*** Begin section ***

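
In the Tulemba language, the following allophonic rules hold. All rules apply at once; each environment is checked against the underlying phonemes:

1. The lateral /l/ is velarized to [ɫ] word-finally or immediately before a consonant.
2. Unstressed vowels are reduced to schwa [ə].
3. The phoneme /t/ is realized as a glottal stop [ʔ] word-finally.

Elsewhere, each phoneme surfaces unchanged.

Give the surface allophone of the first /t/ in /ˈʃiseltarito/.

[t]

/t/ (between /l/ and /a/): rule 3 targets it, but not word-finally → unchanged [t].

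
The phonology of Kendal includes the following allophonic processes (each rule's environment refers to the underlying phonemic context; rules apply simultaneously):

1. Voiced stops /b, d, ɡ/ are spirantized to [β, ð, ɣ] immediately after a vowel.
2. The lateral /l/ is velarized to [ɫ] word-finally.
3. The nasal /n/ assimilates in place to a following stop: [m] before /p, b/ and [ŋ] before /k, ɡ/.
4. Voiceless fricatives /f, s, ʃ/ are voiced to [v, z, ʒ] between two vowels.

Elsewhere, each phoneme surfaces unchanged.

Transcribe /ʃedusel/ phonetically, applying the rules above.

/ʃ/ (word-initial) is in the target of rule 4 but the environment (between two vowels) is not met → [ʃ].
/e/ (between /ʃ/ and /d/) is unaffected → [e].
/d/ (between /e/ and /u/) occurs immediately after a vowel → [ð] by rule 1.
/u/ (between /d/ and /s/) is unaffected → [u].
/s/ — between /u/ and /e/, between two vowels — surfaces as [z] (rule 4).
/e/ stays [e].
/l/ (word-final) occurs word-finally → [ɫ] by rule 2.

[ʃeðuzeɫ]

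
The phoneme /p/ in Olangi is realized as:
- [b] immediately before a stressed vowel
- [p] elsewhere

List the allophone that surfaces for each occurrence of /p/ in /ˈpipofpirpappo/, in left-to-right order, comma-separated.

Occurrence 1 (position 1): immediately before a stressed vowel → [b].
Occurrence 2 (position 3): no conditioning environment matches → elsewhere allophone [p].
Occurrence 3 (position 6): no conditioning environment matches → elsewhere allophone [p].
Occurrence 4 (position 9): no conditioning environment matches → elsewhere allophone [p].
Occurrence 5 (position 11): no conditioning environment matches → elsewhere allophone [p].
Occurrence 6 (position 12): no conditioning environment matches → elsewhere allophone [p].

[b], [p], [p], [p], [p], [p]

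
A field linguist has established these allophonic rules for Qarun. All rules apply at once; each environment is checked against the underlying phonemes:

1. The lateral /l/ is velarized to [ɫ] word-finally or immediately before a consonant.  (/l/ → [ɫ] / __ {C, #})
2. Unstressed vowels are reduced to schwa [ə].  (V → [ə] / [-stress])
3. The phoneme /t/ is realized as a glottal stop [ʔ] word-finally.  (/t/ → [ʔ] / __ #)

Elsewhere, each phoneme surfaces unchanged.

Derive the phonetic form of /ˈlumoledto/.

/l/ (word-initial) is in the target of rule 1 but the environment (word-finally or immediately before a consonant) is not met → [l].
/u/ (between /l/ and /m/) is in the target of rule 2 but the environment (in an unstressed syllable) is not met → [u].
/m/ (between /u/ and /o/) is unaffected → [m].
Rule 2 applies to /o/ (between /m/ and /l/: in an unstressed syllable) → [ə].
/l/ — between /o/ and /e/; rule 1 does not apply here → [l].
/e/ meets the environment for rule 2 (in an unstressed syllable) → [ə].
/d/ (between /e/ and /t/) is unaffected → [d].
/t/ (between /d/ and /o/) fails the environment for rule 3, so it stays [t].
/o/ (word-final) occurs in an unstressed syllable → [ə] by rule 2.

[ˈlumələdtə]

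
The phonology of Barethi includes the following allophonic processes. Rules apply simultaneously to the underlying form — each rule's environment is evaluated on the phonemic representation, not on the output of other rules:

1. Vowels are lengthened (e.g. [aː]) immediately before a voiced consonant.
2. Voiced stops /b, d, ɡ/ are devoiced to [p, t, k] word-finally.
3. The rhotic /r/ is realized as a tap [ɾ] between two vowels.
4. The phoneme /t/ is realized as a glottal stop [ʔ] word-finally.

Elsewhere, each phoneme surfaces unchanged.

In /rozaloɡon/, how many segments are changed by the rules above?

4

Segments that undergo a rule: /o/ → [oː] (rule 1); /a/ → [aː] (rule 1); /o/ → [oː] (rule 1); /o/ → [oː] (rule 1).
All other segments surface unchanged.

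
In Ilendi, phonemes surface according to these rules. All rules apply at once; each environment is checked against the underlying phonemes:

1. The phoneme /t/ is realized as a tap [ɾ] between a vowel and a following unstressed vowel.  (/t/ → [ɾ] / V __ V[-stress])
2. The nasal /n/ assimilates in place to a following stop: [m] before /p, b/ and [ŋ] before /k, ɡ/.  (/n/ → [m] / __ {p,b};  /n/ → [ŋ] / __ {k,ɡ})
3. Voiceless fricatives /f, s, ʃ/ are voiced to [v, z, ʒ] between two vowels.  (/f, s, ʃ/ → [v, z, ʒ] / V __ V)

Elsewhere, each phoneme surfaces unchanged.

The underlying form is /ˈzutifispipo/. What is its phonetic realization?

[ˈzuɾivispipo]

/z/ (word-initial): no rule targets it → [z].
/u/ — not in any rule's target class → [u].
/t/ — between /u/ and /i/, between a vowel and a following unstressed vowel — surfaces as [ɾ] (rule 1).
/i/ (between /t/ and /f/): no rule targets it → [i].
Rule 3 applies to /f/ (between /i/ and /i/: between two vowels) → [v].
/i/ (between /f/ and /s/) is unaffected → [i].
/s/ — between /i/ and /p/; rule 3 does not apply here → [s].
/p/ — not in any rule's target class → [p].
/i/ — not in any rule's target class → [i].
/p/ — not in any rule's target class → [p].
/o/ stays [o].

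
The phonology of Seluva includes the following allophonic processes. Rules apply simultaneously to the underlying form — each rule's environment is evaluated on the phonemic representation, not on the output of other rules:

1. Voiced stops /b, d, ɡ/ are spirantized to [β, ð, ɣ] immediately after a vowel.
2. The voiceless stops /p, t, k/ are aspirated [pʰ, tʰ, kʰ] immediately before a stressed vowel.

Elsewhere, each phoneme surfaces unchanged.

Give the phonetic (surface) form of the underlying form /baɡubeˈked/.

[baɣuβeˈkʰeð]

/b/ — word-initial; rule 1 does not apply here → [b].
/ɡ/ (between /a/ and /u/): immediately after a vowel, so rule 1 applies → [ɣ].
/b/ meets the environment for rule 1 (immediately after a vowel) → [β].
/k/ (between /e/ and /e/): immediately before a stressed vowel, so rule 2 applies → [kʰ].
/d/ meets the environment for rule 1 (immediately after a vowel) → [ð].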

*** End section ***

GOAL OF THE EXERCISE:
Set down the records again in full. Match them exactly.

ANSWER AREA:
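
In the Tulemba language, the following allophonic rules hold. All rules apply at once; each environment is checked against the underlying phonemes:

1. The lateral /l/ is velarized to [ɫ] word-finally or immediately before a consonant.
2. Unstressed vowels are reduced to schwa [ə].
3. The phoneme /t/ is realized as a glottal stop [ʔ] word-finally.

Elsewhere, each phoneme surfaces unchanged.

Give the surface allophone of the first /t/ in /ˈʃiseltarito/.

[t]

/t/ (between /l/ and /a/): rule 3 targets it, but not word-finally → unchanged [t].

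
The phonology of Kendal includes the following allophonic processes (each rule's environment refers to the underlying phonemic context; rules apply simultaneously):

1. Voiced stops /b, d, ɡ/ are spirantized to [β, ð, ɣ] immediately after a vowel.
2. The lateral /l/ is velarized to [ɫ] word-finally.
3. The nasal /n/ assimilates in place to a following stop: [m] before /p, b/ and [ŋ] before /k, ɡ/.
4. Voiceless fricatives /f, s, ʃ/ are voiced to [v, z, ʒ] between two vowels.

Elsewhere, each phoneme surfaces unchanged.

Transcribe /ʃedusel/ phonetically, applying the rules above.

/ʃ/ (word-initial) is in the target of rule 4 but the environment (between two vowels) is not met → [ʃ].
/e/ (between /ʃ/ and /d/) is unaffected → [e].
/d/ (between /e/ and /u/) occurs immediately after a vowel → [ð] by rule 1.
/u/ (between /d/ and /s/) is unaffected → [u].
/s/ — between /u/ and /e/, between two vowels — surfaces as [z] (rule 4).
/e/ stays [e].
/l/ (word-final) occurs word-finally → [ɫ] by rule 2.

[ʃeðuzeɫ]

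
The phoneme /p/ in Olangi is realized as:
- [b] immediately before a stressed vowel
- [p] elsewhere

List the allophone that surfaces for each occurrence of /p/ in /ˈpipofpirpappo/, in left-to-right order, comma-separated.

Occurrence 1 (position 1): immediately before a stressed vowel → [b].
Occurrence 2 (position 3): no conditioning environment matches → elsewhere allophone [p].
Occurrence 3 (position 6): no conditioning environment matches → elsewhere allophone [p].
Occurrence 4 (position 9): no conditioning environment matches → elsewhere allophone [p].
Occurrence 5 (position 11): no conditioning environment matches → elsewhere allophone [p].
Occurrence 6 (position 12): no conditioning environment matches → elsewhere allophone [p].

[b], [p], [p], [p], [p], [p]

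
A field linguist has established these allophonic rules for Qarun. All rules apply at once; each environment is checked against the underlying phonemes:

1. The lateral /l/ is velarized to [ɫ] word-finally or immediately before a consonant.  (/l/ → [ɫ] / __ {C, #})
2. Unstressed vowels are reduced to schwa [ə].  (V → [ə] / [-stress])
3. The phoneme /t/ is realized as a glottal stop [ʔ] word-finally.  (/t/ → [ʔ] / __ #)

Elsewhere, each phoneme surfaces unchanged.

Derive the phonetic form of /ˈlumoledto/.

/l/ (word-initial) is in the target of rule 1 but the environment (word-finally or immediately before a consonant) is not met → [l].
/u/ (between /l/ and /m/) is in the target of rule 2 but the environment (in an unstressed syllable) is not met → [u].
/m/ (between /u/ and /o/) is unaffected → [m].
Rule 2 applies to /o/ (between /m/ and /l/: in an unstressed syllable) → [ə].
/l/ — between /o/ and /e/; rule 1 does not apply here → [l].
/e/ meets the environment for rule 2 (in an unstressed syllable) → [ə].
/d/ (between /e/ and /t/) is unaffected → [d].
/t/ (between /d/ and /o/) fails the environment for rule 3, so it stays [t].
/o/ (word-final) occurs in an unstressed syllable → [ə] by rule 2.

[ˈlumələdtə]

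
The phonology of Barethi includes the following allophonic processes. Rules apply simultaneously to the underlying form — each rule's environment is evaluated on the phonemic representation, not on the output of other rules:

1. Vowels are lengthened (e.g. [aː]) immediately before a voiced consonant.
2. Voiced stops /b, d, ɡ/ are devoiced to [p, t, k] word-finally.
3. The rhotic /r/ is realized as a tap [ɾ] between two vowels.
4. The phoneme /t/ is realized as a glottal stop [ʔ] word-finally.

Elsewhere, each phoneme surfaces unchanged.

In /rozaloɡon/, how many segments are changed by the rules above?

4

Segments that undergo a rule: /o/ → [oː] (rule 1); /a/ → [aː] (rule 1); /o/ → [oː] (rule 1); /o/ → [oː] (rule 1).
All other segments surface unchanged.

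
In Ilendi, phonemes surface according to these rules. All rules apply at once; each environment is checked against the underlying phonemes:

1. The phoneme /t/ is realized as a tap [ɾ] between a vowel and a following unstressed vowel.  (/t/ → [ɾ] / V __ V[-stress])
2. The nasal /n/ assimilates in place to a following stop: [m] before /p, b/ and [ŋ] before /k, ɡ/.  (/n/ → [m] / __ {p,b};  /n/ → [ŋ] / __ {k,ɡ})
3. Voiceless fricatives /f, s, ʃ/ are voiced to [v, z, ʒ] between two vowels.  (/f, s, ʃ/ → [v, z, ʒ] / V __ V)

Elsewhere, each phoneme surfaces unchanged.

The underlying form is /ˈzutifispipo/. What is its phonetic realization?

[ˈzuɾivispipo]

/z/ (word-initial): no rule targets it → [z].
/u/ — not in any rule's target class → [u].
/t/ — between /u/ and /i/, between a vowel and a following unstressed vowel — surfaces as [ɾ] (rule 1).
/i/ (between /t/ and /f/): no rule targets it → [i].
Rule 3 applies to /f/ (between /i/ and /i/: between two vowels) → [v].
/i/ (between /f/ and /s/) is unaffected → [i].
/s/ — between /i/ and /p/; rule 3 does not apply here → [s].
/p/ — not in any rule's target class → [p].
/i/ — not in any rule's target class → [i].
/p/ — not in any rule's target class → [p].
/o/ stays [o].

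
The phonology of Seluva includes the following allophonic processes. Rules apply simultaneously to the underlying form — each rule's environment is evaluated on the phonemic representation, not on the output of other rules:

1. Voiced stops /b, d, ɡ/ are spirantized to [β, ð, ɣ] immediately after a vowel.
2. The voiceless stops /p, t, k/ are aspirated [pʰ, tʰ, kʰ] immediately before a stressed vowel.

Elsewhere, each phoneme surfaces unchanged.

Give the phonetic (surface) form of the underlying form /baɡubeˈked/.

[baɣuβeˈkʰeð]

/b/ — word-initial; rule 1 does not apply here → [b].
/ɡ/ (between /a/ and /u/): immediately after a vowel, so rule 1 applies → [ɣ].
/b/ meets the environment for rule 1 (immediately after a vowel) → [β].
/k/ (between /e/ and /e/): immediately before a stressed vowel, so rule 2 applies → [kʰ].
/d/ meets the environment for rule 1 (immediately after a vowel) → [ð].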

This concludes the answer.